Exercise directions: I'd like every record given again exactly, please.
(Input records begins)
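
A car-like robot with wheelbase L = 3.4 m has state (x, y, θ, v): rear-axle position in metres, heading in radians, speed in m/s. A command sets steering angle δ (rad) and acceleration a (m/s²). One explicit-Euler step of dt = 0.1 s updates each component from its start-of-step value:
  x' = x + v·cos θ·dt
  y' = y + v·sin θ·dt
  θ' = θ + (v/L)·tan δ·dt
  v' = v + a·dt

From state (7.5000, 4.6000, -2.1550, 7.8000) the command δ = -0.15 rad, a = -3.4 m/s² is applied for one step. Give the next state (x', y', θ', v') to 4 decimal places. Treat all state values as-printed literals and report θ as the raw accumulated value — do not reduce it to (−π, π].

(7.0698, 3.9494, -2.1897, 7.4600)

x' = 7.5000 + 7.8000·cos(-2.1550)·0.1 = 7.0698
y' = 4.6000 + 7.8000·sin(-2.1550)·0.1 = 3.9494
θ' = -2.1550 + (7.8000/3.4)·tan(-0.15)·0.1 = -2.1897
v' = 7.8000 − 3.4000·0.1 = 7.4600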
(Input records ends)
Your solution:
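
A car-like robot with wheelbase L = 3.4 m has state (x, y, θ, v): rear-axle position in metres, heading in radians, speed in m/s. A command sets steering angle δ (rad) and acceleration a (m/s²). One explicit-Euler step of dt = 0.1 s updates each component from its start-of-step value:
  x' = x + v·cos θ·dt
  y' = y + v·sin θ·dt
  θ' = θ + (v/L)·tan δ·dt
  v' = v + a·dt

From state (7.5000, 4.6000, -2.1550, 7.8000) the command δ = -0.15 rad, a = -3.4 m/s² is applied for one step. Give the next state (x', y', θ', v') to 4 decimal places. Treat all state values as-printed literals and report θ as the raw accumulated value — do not reduce it to (−π, π].

(7.0698, 3.9494, -2.1897, 7.4600)

x' = 7.5000 + 7.8000·cos(-2.1550)·0.1 = 7.0698
y' = 4.6000 + 7.8000·sin(-2.1550)·0.1 = 3.9494
θ' = -2.1550 + (7.8000/3.4)·tan(-0.15)·0.1 = -2.1897
v' = 7.8000 − 3.4000·0.1 = 7.4600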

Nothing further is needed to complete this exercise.